_Records for this task_.
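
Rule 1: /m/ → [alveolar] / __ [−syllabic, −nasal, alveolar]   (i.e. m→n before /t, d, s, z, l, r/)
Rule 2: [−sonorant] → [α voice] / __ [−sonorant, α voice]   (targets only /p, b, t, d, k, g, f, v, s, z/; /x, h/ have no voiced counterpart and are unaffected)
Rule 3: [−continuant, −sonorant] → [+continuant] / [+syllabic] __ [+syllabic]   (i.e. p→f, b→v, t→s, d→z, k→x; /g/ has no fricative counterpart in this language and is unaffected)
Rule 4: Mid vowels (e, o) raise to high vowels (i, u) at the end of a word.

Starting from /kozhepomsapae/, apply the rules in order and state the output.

koshefonsafai

Rule 1 (nasal place assimilation): /m/ precedes the alveolar consonant /s/, so it assimilates in place to [n]. /kozhepomsapae/ → kozheponsapae.
Rule 2 (regressive voicing assimilation): /z/ precedes the voiceless obstruent /h/, so it devoices to [s] by assimilation. /kozheponsapae/ → kosheponsapae.
Rule 3 (intervocalic spirantization): /p/ is a stop between vowels /e/ and /o/, so it spirantizes to the fricative [f]. /p/ is a stop between vowels /a/ and /a/, so it spirantizes to the fricative [f]. /kosheponsapae/ → koshefonsafae.
Rule 4 (final vowel raising): /e/ is a mid vowel in word-final position, so it raises to [i]. /koshefonsafae/ → koshefonsafai.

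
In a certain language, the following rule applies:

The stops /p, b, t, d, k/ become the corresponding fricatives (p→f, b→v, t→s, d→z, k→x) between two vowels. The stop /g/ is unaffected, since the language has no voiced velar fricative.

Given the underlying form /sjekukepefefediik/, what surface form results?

/k/ is a stop between vowels /e/ and /u/, so it spirantizes to the fricative [x].
/k/ is a stop between vowels /u/ and /e/, so it spirantizes to the fricative [x].
/p/ is a stop between vowels /e/ and /e/, so it spirantizes to the fricative [f].
/d/ is a stop between vowels /e/ and /i/, so it spirantizes to the fricative [z].
Surface form: [sjexuxefefefeziik].

sjexuxefefefeziik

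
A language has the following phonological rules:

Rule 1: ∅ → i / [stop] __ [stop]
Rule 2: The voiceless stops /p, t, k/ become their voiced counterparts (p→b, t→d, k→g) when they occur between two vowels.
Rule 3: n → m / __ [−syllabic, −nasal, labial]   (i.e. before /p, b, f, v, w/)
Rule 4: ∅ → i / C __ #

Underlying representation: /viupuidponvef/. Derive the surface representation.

viubuidibomvefi

Rule 1 (stop-cluster i-epenthesis): /d/ and /p/ form a stop–stop cluster, so [i] is inserted between them. /viupuidponvef/ → viupuidiponvef.
Rule 2 (intervocalic voicing): /p/ is a voiceless stop between vowels /u/ and /u/, so it voices to [b]. /p/ is a voiceless stop between vowels /i/ and /o/, so it voices to [b]. /viupuidiponvef/ → viubuidibonvef.
Rule 3 (nasal place assimilation): /n/ precedes the labial consonant /v/, so it assimilates in place to [m]. /viubuidibonvef/ → viubuidibomvef.
Rule 4 (final i-epenthesis): the form ends in the consonant /f/, so [i] is inserted word-finally. /viubuidibomvef/ → viubuidibomvefi.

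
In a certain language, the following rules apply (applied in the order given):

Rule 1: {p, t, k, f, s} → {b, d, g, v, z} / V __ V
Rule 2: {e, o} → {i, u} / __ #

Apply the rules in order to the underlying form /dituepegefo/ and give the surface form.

Rule 1 (intervocalic voicing): /t/ is a voiceless obstruent between vowels /i/ and /u/, so it voices to [d]. /p/ is a voiceless obstruent between vowels /e/ and /e/, so it voices to [b]. /f/ is a voiceless obstruent between vowels /e/ and /o/, so it voices to [v]. /dituepegefo/ → diduebegevo.
Rule 2 (final vowel raising): /o/ is a mid vowel in word-final position, so it raises to [u]. /diduebegevo/ → diduebegevu.

diduebegevu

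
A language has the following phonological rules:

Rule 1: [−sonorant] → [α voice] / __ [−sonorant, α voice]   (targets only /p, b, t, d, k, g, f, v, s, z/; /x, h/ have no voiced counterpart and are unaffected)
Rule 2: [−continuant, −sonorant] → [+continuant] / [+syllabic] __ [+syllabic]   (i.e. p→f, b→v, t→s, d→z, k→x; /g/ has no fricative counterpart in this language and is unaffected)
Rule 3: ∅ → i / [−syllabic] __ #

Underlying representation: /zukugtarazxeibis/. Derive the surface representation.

zuxuktarasxeivisi

Rule 1 (regressive voicing assimilation): /g/ precedes the voiceless obstruent /t/, so it devoices to [k] by assimilation. /z/ precedes the voiceless obstruent /x/, so it devoices to [s] by assimilation. /zukugtarazxeibis/ → zukuktarasxeibis.
Rule 2 (intervocalic spirantization): /k/ is a stop between vowels /u/ and /u/, so it spirantizes to the fricative [x]. /b/ is a stop between vowels /i/ and /i/, so it spirantizes to the fricative [v]. /zukuktarasxeibis/ → zuxuktarasxeivis.
Rule 3 (final i-epenthesis): the form ends in the consonant /s/, so [i] is inserted word-finally. /zuxuktarasxeivis/ → zuxuktarasxeivisi.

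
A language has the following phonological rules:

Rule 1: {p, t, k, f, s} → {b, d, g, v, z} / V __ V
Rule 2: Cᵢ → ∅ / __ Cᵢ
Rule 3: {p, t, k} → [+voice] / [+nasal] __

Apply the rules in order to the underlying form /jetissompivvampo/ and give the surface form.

Rule 1 (intervocalic voicing): /t/ is a voiceless obstruent between vowels /e/ and /i/, so it voices to [d]. /jetissompivvampo/ → jedissompivvampo.
Rule 2 (degemination): /ss/ is a geminate; the first /s/ deletes. /vv/ is a geminate; the first /v/ deletes. /jedissompivvampo/ → jedisompivampo.
Rule 3 (post-nasal voicing): /p/ is a voiceless stop immediately after the nasal /m/, so it voices to [b]. /p/ is a voiceless stop immediately after the nasal /m/, so it voices to [b]. /jedisompivampo/ → jedisombivambo.

jedisombivambo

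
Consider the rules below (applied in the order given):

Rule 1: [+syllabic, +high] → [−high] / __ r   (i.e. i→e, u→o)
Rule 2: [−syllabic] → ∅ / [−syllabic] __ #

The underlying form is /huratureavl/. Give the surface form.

Rule 1 (pre-rhotic lowering): /u/ is a high vowel immediately before /r/, so it lowers to [o]. /u/ is a high vowel immediately before /r/, so it lowers to [o]. /huratureavl/ → horatoreavl.
Rule 2 (final cluster simplification): /l/ is the second consonant of a word-final cluster /vl/, so it deletes. /horatoreavl/ → horatoreav.

horatoreav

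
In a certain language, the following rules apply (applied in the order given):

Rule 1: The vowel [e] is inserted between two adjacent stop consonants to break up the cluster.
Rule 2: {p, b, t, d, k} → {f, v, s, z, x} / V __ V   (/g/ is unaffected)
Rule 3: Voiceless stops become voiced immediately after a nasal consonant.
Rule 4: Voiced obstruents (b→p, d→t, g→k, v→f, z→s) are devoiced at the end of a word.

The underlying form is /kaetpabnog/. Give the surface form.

Rule 1 (stop-cluster e-epenthesis): /t/ and /p/ form a stop–stop cluster, so [e] is inserted between them. /kaetpabnog/ → kaetepabnog.
Rule 2 (intervocalic spirantization): /t/ is a stop between vowels /e/ and /e/, so it spirantizes to the fricative [s]. /p/ is a stop between vowels /e/ and /a/, so it spirantizes to the fricative [f]. /kaetepabnog/ → kaesefabnog.
Rule 3 (post-nasal voicing): no segment meets the environment; /kaesefabnog/ is unchanged.
Rule 4 (final devoicing): /g/ is a voiced obstruent in word-final position, so it devoices to [k]. /kaesefabnog/ → kaesefabnok.

kaesefabnok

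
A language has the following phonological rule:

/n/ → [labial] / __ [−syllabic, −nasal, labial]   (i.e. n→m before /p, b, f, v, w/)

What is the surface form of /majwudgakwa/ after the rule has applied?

majwudgakwa

No segment of /majwudgakwa/ meets the structural description of the rule, so the form surfaces unchanged.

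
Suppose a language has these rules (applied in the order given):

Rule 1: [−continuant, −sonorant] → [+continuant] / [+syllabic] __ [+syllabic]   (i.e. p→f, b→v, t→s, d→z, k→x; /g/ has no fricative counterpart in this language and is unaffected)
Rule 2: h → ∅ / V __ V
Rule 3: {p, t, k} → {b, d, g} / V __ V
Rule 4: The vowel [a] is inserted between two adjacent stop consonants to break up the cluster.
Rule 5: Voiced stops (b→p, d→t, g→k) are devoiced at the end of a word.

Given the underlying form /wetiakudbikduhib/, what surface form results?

Rule 1 (intervocalic spirantization): /t/ is a stop between vowels /e/ and /i/, so it spirantizes to the fricative [s]. /k/ is a stop between vowels /a/ and /u/, so it spirantizes to the fricative [x]. /wetiakudbikduhib/ → wesiaxudbikduhib.
Rule 2 (intervocalic h-deletion): /h/ occurs between vowels /u/ and /i/, so it deletes. /wesiaxudbikduhib/ → wesiaxudbikduib.
Rule 3 (intervocalic voicing): no segment meets the environment; /wesiaxudbikduib/ is unchanged.
Rule 4 (stop-cluster a-epenthesis): /d/ and /b/ form a stop–stop cluster, so [a] is inserted between them. /k/ and /d/ form a stop–stop cluster, so [a] is inserted between them. /wesiaxudbikduib/ → wesiaxudabikaduib.
Rule 5 (final devoicing): /b/ is a voiced stop in word-final position, so it devoices to [p]. /wesiaxudabikaduib/ → wesiaxudabikaduip.

wesiaxudabikaduip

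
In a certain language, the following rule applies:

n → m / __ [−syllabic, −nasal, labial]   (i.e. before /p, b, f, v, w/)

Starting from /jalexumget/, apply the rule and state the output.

No segment of /jalexumget/ meets the structural description of the rule, so the form surfaces unchanged.

jalexumget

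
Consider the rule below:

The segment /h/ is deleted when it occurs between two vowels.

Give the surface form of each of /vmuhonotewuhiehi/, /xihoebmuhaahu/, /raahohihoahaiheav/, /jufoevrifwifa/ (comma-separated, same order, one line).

/vmuhonotewuhiehi/: /h/ occurs between vowels /u/ and /o/, so it deletes. /h/ occurs between vowels /u/ and /i/, so it deletes. /h/ occurs between vowels /e/ and /i/, so it deletes. → [vmuonotewuiei].
/xihoebmuhaahu/: /h/ occurs between vowels /i/ and /o/, so it deletes. /h/ occurs between vowels /u/ and /a/, so it deletes. /h/ occurs between vowels /a/ and /u/, so it deletes. → [xioebmuaau].
/raahohihoahaiheav/: /h/ occurs between vowels /a/ and /o/, so it deletes. /h/ occurs between vowels /o/ and /i/, so it deletes. /h/ occurs between vowels /i/ and /o/, so it deletes. /h/ occurs between vowels /a/ and /a/, so it deletes. /h/ occurs between vowels /i/ and /e/, so it deletes. → [raaoioaaieav].
/jufoevrifwifa/: the rule's environment is not met; surfaces unchanged as [jufoevrifwifa].

vmuonotewuiei, xioebmuaau, raaoioaaieav, jufoevrifwifa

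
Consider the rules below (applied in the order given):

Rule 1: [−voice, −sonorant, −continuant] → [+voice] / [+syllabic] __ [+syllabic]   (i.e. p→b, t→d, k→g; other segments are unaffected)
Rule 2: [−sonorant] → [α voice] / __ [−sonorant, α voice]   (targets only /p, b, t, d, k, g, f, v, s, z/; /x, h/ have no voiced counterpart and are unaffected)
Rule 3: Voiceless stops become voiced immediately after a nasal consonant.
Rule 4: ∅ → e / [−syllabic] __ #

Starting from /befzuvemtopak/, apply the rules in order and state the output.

Rule 1 (intervocalic voicing): /p/ is a voiceless stop between vowels /o/ and /a/, so it voices to [b]. /befzuvemtopak/ → befzuvemtobak.
Rule 2 (regressive voicing assimilation): /f/ precedes the voiced obstruent /z/, so it voices to [v] by assimilation. /befzuvemtobak/ → bevzuvemtobak.
Rule 3 (post-nasal voicing): /t/ is a voiceless stop immediately after the nasal /m/, so it voices to [d]. /bevzuvemtobak/ → bevzuvemdobak.
Rule 4 (final e-epenthesis): the form ends in the consonant /k/, so [e] is inserted word-finally. /bevzuvemdobak/ → bevzuvemdobake.

bevzuvemdobake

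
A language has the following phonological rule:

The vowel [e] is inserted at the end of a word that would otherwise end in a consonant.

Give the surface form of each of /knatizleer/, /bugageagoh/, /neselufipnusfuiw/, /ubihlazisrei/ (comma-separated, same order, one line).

knatizleere, bugageagohe, neselufipnusfuiwe, ubihlazisrei

/knatizleer/: the form ends in the consonant /r/, so [e] is inserted word-finally. → [knatizleere].
/bugageagoh/: the form ends in the consonant /h/, so [e] is inserted word-finally. → [bugageagohe].
/neselufipnusfuiw/: the form ends in the consonant /w/, so [e] is inserted word-finally. → [neselufipnusfuiwe].
/ubihlazisrei/: the rule's environment is not met; surfaces unchanged as [ubihlazisrei].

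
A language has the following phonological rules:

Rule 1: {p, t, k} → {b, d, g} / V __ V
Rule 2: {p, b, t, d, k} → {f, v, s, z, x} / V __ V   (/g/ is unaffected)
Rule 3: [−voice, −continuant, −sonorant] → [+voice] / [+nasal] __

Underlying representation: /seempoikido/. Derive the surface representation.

Rule 1 (intervocalic voicing): /k/ is a voiceless stop between vowels /i/ and /i/, so it voices to [g]. /seempoikido/ → seempoigido.
Rule 2 (intervocalic spirantization): /d/ is a stop between vowels /i/ and /o/, so it spirantizes to the fricative [z]. /seempoigido/ → seempoigizo.
Rule 3 (post-nasal voicing): /p/ is a voiceless stop immediately after the nasal /m/, so it voices to [b]. /seempoigizo/ → seemboigizo.

seemboigizo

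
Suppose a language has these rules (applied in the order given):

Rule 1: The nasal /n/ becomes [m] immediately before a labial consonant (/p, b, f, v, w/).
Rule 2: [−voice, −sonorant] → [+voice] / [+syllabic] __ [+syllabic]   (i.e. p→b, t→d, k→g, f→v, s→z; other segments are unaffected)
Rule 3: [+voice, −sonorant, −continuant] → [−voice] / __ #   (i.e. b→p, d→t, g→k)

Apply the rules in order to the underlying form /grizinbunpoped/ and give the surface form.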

_Directions for this task_.
Please transcribe exactly the lines above from the line that has "Rule 1: The nasal" up to and including the line that has "Rule 2: [−voice, −sonorant]"; no other line belongs in the answer.

_Output below_.
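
Rule 1: The nasal /n/ becomes [m] immediately before a labial consonant (/p, b, f, v, w/).
Rule 2: [−voice, −sonorant] → [+voice] / [+syllabic] __ [+syllabic]   (i.e. p→b, t→d, k→g, f→v, s→z; other segments are unaffected)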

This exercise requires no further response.